Write out the listing below from the line containing "Cobalt Mining currently" to its last line, unaltered, ends included.

---------- Excerpted data ----------

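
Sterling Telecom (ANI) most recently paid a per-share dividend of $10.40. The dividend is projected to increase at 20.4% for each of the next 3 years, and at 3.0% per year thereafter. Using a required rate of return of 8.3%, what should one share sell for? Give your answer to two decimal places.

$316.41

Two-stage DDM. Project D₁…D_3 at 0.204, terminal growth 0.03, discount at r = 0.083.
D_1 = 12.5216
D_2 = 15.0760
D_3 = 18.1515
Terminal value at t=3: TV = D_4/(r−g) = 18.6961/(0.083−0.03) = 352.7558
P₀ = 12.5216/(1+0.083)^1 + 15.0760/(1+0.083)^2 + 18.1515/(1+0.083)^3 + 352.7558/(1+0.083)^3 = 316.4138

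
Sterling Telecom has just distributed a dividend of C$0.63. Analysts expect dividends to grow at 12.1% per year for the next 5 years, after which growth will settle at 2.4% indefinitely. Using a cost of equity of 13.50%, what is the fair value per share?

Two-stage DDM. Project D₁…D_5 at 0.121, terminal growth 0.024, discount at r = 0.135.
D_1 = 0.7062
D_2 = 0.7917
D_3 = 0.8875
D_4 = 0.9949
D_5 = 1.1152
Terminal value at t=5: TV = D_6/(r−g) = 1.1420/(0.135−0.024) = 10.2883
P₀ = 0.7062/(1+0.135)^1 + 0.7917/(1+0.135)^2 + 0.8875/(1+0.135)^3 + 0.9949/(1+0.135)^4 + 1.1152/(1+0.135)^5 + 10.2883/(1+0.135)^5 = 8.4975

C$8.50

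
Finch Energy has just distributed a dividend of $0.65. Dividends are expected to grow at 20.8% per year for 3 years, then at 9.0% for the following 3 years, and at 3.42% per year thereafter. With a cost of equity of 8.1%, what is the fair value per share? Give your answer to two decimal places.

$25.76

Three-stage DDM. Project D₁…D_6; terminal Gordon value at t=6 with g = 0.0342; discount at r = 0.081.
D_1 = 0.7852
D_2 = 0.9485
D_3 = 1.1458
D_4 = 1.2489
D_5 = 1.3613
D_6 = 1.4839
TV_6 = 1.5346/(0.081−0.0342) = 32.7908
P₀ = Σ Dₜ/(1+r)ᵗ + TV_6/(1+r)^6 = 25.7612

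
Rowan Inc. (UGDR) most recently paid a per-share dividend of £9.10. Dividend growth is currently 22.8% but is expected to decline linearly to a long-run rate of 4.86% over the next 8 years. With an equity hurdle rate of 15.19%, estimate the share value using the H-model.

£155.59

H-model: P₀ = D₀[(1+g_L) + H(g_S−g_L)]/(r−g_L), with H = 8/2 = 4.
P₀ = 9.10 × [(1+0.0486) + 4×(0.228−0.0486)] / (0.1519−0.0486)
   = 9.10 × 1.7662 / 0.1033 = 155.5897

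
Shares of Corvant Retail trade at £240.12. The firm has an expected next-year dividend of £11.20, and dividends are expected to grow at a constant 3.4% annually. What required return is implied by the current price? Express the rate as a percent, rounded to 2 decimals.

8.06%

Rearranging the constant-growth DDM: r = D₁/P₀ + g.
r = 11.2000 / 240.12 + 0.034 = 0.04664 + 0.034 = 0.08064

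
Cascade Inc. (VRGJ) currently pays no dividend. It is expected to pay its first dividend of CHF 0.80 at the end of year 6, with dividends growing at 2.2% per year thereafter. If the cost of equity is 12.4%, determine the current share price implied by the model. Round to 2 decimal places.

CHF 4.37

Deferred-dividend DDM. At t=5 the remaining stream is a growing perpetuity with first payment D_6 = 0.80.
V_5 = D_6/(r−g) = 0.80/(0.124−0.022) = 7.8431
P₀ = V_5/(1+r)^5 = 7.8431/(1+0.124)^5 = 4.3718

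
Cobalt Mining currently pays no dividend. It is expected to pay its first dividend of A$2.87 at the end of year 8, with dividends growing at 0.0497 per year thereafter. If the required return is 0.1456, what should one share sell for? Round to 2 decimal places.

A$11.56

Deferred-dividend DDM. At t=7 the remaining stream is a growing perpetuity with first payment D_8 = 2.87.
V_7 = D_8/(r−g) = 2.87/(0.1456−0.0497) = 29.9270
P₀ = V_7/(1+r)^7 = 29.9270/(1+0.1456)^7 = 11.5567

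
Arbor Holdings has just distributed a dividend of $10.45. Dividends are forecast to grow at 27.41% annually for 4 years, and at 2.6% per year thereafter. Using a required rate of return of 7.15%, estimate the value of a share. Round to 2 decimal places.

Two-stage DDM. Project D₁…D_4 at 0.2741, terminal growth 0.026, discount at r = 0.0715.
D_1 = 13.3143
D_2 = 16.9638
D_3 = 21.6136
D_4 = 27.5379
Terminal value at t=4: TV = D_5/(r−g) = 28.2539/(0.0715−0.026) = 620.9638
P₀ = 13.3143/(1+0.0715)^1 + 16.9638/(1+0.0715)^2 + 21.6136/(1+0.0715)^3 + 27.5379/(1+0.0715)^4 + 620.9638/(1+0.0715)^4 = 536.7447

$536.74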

----------

**Exercise answer:**
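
Cobalt Mining currently pays no dividend. It is expected to pay its first dividend of A$2.87 at the end of year 8, with dividends growing at 0.0497 per year thereafter. If the required return is 0.1456, what should one share sell for? Round to 2 decimal places.

A$11.56

Deferred-dividend DDM. At t=7 the remaining stream is a growing perpetuity with first payment D_8 = 2.87.
V_7 = D_8/(r−g) = 2.87/(0.1456−0.0497) = 29.9270
P₀ = V_7/(1+r)^7 = 29.9270/(1+0.1456)^7 = 11.5567

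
Arbor Holdings has just distributed a dividend of $10.45. Dividends are forecast to grow at 27.41% annually for 4 years, and at 2.6% per year thereafter. Using a required rate of return of 7.15%, estimate the value of a share. Round to 2 decimal places.

Two-stage DDM. Project D₁…D_4 at 0.2741, terminal growth 0.026, discount at r = 0.0715.
D_1 = 13.3143
D_2 = 16.9638
D_3 = 21.6136
D_4 = 27.5379
Terminal value at t=4: TV = D_5/(r−g) = 28.2539/(0.0715−0.026) = 620.9638
P₀ = 13.3143/(1+0.0715)^1 + 16.9638/(1+0.0715)^2 + 21.6136/(1+0.0715)^3 + 27.5379/(1+0.0715)^4 + 620.9638/(1+0.0715)^4 = 536.7447

$536.74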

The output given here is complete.